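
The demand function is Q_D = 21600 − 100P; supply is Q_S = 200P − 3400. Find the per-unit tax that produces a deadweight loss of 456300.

In inverse form: demand P = 216 − 0.01Q, supply P = 17 + 0.005Q.
Competitive equilibrium: 216 − 0.01Q = 17 + 0.005Q → Q* = 13266.6667, P* = 83.3333.
A tax t gives ΔQ = t/0.015 and wedge t, so DWL = t²/0.03.
t²/0.03 = 456300 → t² = 13689 → t = 117.

117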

- **EXERCISE PROMPT**:
Every line of the listing is to be returned unchanged.

- **SOLUTION**:
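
The demand function is Q_D = 21600 − 100P; supply is Q_S = 200P − 3400. Find the per-unit tax that produces a deadweight loss of 456300.

In inverse form: demand P = 216 − 0.01Q, supply P = 17 + 0.005Q.
Competitive equilibrium: 216 − 0.01Q = 17 + 0.005Q → Q* = 13266.6667, P* = 83.3333.
A tax t gives ΔQ = t/0.015 and wedge t, so DWL = t²/0.03.
t²/0.03 = 456300 → t² = 13689 → t = 117.

117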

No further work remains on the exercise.